→ What the exercise asks
Read through the listing and copy every line that contains the word "incurs".

→ Records to process
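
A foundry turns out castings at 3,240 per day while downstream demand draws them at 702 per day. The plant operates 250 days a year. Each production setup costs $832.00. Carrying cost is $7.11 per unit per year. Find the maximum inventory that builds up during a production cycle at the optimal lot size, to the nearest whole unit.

I_max ≈ 5,672 castings

Annual demand D = 702 × 250 = 175,500.
Production build-up factor (1 − d/p) = 1 − 702/3,240 = 0.7833.
Q* = √(2DS / (H(1 − d/p))) = √(2 × 175,500 × 832 / (7.11 × 0.7833)).
= √(292,032,000 / 5.5695) ≈ 7241.143.
Maximum inventory = Q*(1 − d/p) = 7241.143 × 0.7833 ≈ 5672.229.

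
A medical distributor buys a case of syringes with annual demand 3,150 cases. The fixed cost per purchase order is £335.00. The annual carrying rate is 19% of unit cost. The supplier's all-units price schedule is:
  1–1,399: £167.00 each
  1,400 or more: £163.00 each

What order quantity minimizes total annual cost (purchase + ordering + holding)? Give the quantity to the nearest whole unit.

Q* ≈ 258 cases

Holding cost per unit per year at price C is H = 0.19·C.
For each price level, check whether its EOQ is feasible; otherwise the best quantity at that price is the breakpoint.
EOQ at £167.00 = 257.9 (feasible in tier 1): TC = 3,150×£167.00 + (3,150/257.9)×335 + (257.9/2)×0.19×£167.00 = £534,233.29.
EOQ at £163.00 = 261.0 < 1400, so use break Q=1400: TC = 3,150×£163.00 + (3,150/1400.0)×335 + (1400.0/2)×0.19×£163.00 = £535,882.75.
Lowest total cost is £534,233.29 at Q = 257.9.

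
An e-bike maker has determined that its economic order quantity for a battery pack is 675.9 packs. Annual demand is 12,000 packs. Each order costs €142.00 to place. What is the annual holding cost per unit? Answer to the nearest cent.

H ≈ €7.46

The basic EOQ model gives Q* = √(2DS/H); rearrange for the unknown.
From Q* = √(2DS/H): H = 2DS / Q*² = 2 × 12,000 × 142 / 675.9² = 7.4599.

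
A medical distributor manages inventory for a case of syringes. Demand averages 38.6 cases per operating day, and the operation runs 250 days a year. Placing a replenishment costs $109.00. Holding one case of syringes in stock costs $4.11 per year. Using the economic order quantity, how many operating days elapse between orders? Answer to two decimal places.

T ≈ 18.53 days

Annual demand D = 38.6 × 250 = 9,650.
Q* = √(2DS/H) = √(2 × 9,650 × 109 / 4.11) ≈ 715.44.
Cycle time = Q*/D × 250 = 715.44 / 9,650 × 250 ≈ 18.535 days.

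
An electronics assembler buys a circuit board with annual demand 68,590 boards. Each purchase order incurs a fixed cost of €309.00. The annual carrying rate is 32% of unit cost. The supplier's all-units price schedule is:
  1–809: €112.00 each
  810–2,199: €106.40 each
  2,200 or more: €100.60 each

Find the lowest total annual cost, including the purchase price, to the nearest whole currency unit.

TC* ≈ €6,945,199

Holding cost per unit per year at price C is H = 0.32·C.
Candidates are each tier's EOQ (if it falls in that tier) and each price-break quantity.
Tier 1 (€112.00): EOQ = 1087.5 exceeds tier's upper bound 809, so this tier is dominated.
EOQ at €106.40 = 1115.8 (feasible in tier 2): TC = 68,590×€106.40 + (68,590/1115.8)×309 + (1115.8/2)×0.32×€106.40 = €7,335,966.10.
EOQ at €100.60 = 1147.5 < 2200, so use break Q=2200: TC = 68,590×€100.60 + (68,590/2200.0)×309 + (2200.0/2)×0.32×€100.60 = €6,945,198.98.
Lowest total cost among the candidates is at Q = 2200.0.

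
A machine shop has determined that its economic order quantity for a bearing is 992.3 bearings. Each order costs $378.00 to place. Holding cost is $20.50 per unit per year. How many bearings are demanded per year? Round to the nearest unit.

Invert the EOQ relation Q*² = 2DS/H.
From Q* = √(2DS/H): D = Q*²H / (2S) = 992.3² × 20.5 / (2 × 378) = 26700.417.

D ≈ 26,700 bearings per year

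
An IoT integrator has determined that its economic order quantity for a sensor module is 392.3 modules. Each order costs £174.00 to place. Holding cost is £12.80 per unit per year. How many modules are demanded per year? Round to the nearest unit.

D ≈ 5,661 modules per year

Invert the EOQ relation Q*² = 2DS/H.
From Q* = √(2DS/H): D = Q*²H / (2S) = 392.3² × 12.8 / (2 × 174) = 5660.664.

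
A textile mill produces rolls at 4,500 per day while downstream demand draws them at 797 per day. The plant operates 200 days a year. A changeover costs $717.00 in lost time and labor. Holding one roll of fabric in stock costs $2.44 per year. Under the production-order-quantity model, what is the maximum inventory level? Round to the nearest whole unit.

I_max ≈ 8,780 rolls

Annual demand D = 797 × 200 = 159,400.
Production build-up factor (1 − d/p) = 1 − 797/4,500 = 0.8229.
Q* = √(2DS / (H(1 − d/p))) = √(2 × 159,400 × 717 / (2.44 × 0.8229)).
= √(228,579,600 / 2.0078) ≈ 10669.725.
Maximum inventory = Q*(1 − d/p) = 10669.725 × 0.8229 ≈ 8779.998.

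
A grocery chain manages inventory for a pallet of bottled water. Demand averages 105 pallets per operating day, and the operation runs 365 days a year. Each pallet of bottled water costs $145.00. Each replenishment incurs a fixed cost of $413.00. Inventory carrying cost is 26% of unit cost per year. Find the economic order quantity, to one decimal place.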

→ Response to the task
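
An electronics assembler buys a circuit board with annual demand 68,590 boards. Each purchase order incurs a fixed cost of €309.00. The annual carrying rate is 32% of unit cost. The supplier's all-units price schedule is:
A grocery chain manages inventory for a pallet of bottled water. Demand averages 105 pallets per operating day, and the operation runs 365 days a year. Each pallet of bottled water costs $145.00. Each replenishment incurs a fixed cost of $413.00. Inventory carrying cost is 26% of unit cost per year. Find the economic order quantity, to one decimal place.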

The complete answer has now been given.